__EXERCISE GOAL__
Look through the entries below for the string "this", and copy each line where it is found.

__GIVEN ENTRIES__

----

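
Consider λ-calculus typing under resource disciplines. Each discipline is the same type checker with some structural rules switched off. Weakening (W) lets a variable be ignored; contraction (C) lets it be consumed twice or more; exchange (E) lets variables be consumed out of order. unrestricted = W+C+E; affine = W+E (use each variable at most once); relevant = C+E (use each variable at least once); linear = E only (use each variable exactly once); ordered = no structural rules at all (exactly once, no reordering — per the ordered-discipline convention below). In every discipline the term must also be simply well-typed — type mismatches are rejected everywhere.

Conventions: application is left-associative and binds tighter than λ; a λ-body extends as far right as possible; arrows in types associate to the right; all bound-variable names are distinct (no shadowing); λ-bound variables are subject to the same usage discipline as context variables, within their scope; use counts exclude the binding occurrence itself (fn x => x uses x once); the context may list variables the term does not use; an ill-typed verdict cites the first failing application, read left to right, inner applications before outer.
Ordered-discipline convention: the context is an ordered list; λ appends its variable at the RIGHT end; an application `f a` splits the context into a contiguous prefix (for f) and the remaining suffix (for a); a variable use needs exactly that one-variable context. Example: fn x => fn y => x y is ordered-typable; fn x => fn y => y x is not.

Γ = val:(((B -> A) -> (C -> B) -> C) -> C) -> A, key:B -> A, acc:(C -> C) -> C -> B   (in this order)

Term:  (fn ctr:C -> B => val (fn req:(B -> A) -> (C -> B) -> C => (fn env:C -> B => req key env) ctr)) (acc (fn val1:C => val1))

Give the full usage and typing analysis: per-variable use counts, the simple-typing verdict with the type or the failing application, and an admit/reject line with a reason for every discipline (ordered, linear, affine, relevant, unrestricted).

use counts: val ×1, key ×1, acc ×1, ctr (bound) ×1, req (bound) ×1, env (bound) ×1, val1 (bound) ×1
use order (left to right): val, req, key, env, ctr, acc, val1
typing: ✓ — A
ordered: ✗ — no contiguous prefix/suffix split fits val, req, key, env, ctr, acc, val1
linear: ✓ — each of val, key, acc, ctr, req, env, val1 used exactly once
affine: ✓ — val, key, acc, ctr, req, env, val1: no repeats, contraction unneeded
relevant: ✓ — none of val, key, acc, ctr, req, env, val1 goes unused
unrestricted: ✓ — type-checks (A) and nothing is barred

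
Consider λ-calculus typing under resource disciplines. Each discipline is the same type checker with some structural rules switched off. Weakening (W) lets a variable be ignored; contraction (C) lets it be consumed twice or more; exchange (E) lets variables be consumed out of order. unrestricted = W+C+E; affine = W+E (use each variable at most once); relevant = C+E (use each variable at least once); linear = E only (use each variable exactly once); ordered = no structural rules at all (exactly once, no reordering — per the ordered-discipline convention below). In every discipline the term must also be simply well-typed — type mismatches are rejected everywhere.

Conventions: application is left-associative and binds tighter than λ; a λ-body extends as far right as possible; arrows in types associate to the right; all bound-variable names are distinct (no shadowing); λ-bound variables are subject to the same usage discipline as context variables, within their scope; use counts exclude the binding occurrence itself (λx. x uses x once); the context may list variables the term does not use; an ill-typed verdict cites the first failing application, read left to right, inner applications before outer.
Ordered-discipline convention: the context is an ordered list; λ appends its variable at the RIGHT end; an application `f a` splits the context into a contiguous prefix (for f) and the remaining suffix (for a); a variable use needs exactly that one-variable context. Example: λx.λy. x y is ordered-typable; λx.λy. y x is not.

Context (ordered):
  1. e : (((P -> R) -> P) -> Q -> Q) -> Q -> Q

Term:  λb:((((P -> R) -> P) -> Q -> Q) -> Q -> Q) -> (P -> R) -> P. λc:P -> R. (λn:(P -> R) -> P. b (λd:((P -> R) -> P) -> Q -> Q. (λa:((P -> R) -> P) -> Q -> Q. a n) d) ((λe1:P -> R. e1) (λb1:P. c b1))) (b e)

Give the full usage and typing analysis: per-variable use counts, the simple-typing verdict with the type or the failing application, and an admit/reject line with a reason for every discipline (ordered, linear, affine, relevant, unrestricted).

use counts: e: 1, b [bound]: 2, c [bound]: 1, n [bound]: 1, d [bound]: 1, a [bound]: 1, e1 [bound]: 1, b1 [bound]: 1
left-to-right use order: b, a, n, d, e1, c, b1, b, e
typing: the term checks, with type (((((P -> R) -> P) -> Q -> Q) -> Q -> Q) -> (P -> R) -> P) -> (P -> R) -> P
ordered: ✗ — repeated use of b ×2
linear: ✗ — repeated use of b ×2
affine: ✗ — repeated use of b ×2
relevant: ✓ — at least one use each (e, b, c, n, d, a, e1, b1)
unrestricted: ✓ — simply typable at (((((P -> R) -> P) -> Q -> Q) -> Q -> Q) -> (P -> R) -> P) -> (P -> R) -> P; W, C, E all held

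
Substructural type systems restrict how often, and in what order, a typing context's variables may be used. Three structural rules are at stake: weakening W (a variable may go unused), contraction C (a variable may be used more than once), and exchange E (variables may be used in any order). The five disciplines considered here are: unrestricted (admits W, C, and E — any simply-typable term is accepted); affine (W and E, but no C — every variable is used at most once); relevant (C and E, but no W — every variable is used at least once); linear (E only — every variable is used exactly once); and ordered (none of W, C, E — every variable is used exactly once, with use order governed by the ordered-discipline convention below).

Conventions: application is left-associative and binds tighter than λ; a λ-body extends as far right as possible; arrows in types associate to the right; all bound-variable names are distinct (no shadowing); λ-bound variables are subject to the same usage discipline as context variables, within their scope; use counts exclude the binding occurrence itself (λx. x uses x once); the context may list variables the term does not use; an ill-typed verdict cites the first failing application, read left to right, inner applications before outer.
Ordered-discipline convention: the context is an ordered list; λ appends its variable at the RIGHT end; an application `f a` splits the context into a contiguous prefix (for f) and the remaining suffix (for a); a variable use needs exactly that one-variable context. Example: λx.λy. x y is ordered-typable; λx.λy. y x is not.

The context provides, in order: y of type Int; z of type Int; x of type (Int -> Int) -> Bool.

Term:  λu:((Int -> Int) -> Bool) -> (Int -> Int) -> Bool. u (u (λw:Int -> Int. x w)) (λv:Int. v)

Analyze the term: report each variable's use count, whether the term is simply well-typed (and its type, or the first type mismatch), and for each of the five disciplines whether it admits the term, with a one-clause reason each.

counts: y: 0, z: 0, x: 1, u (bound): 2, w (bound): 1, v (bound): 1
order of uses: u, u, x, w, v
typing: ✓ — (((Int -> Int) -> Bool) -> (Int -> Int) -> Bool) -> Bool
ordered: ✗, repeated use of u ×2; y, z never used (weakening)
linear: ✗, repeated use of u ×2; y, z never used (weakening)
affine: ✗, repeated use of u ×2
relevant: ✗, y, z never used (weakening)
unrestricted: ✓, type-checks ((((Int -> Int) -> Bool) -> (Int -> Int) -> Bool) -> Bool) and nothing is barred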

----

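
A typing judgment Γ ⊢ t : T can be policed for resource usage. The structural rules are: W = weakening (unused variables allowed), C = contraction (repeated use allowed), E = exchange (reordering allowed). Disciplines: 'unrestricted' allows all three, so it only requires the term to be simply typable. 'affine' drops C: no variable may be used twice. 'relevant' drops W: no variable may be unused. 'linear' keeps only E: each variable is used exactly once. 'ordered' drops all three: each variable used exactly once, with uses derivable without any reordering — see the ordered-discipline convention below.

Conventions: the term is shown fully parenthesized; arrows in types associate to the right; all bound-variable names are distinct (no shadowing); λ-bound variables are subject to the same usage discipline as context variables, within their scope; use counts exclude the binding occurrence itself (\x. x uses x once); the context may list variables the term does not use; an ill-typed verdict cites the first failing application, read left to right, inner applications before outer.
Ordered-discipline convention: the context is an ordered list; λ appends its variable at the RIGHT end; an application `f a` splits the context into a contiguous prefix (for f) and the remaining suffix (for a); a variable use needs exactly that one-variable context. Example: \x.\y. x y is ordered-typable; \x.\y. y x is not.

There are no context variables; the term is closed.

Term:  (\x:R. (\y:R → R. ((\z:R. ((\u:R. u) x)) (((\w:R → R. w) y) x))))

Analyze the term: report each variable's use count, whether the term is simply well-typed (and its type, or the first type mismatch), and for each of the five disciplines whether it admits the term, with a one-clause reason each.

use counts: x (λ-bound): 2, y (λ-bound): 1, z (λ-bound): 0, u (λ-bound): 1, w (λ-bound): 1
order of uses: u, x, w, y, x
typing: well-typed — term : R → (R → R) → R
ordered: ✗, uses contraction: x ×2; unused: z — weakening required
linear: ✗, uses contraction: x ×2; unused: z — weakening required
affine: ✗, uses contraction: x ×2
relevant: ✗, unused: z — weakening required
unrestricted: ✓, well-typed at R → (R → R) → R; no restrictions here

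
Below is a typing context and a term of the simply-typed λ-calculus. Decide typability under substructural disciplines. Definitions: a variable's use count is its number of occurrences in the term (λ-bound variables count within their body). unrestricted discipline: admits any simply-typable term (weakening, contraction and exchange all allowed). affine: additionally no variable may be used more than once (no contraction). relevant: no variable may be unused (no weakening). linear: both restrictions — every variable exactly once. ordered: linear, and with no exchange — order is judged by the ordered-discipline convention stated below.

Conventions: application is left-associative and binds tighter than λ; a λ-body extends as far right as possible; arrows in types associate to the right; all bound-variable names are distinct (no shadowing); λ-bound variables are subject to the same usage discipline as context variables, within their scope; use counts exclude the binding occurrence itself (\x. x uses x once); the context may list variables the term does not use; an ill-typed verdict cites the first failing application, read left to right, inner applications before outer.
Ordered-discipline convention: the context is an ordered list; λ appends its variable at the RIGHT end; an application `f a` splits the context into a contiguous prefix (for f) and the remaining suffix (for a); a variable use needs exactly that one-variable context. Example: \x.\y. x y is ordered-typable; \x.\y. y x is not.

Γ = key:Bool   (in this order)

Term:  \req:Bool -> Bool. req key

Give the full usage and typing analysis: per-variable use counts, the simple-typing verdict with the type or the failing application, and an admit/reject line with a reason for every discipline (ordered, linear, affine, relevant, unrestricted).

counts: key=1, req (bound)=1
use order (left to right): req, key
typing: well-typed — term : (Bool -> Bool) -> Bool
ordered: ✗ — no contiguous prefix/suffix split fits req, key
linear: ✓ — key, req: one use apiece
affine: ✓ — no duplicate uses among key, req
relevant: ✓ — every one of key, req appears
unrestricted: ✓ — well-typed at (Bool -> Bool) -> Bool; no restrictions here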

----

__WRITTEN ANSWER__
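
Γ = val:(((B -> A) -> (C -> B) -> C) -> C) -> A, key:B -> A, acc:(C -> C) -> C -> B   (in this order)
Γ = key:Bool   (in this order)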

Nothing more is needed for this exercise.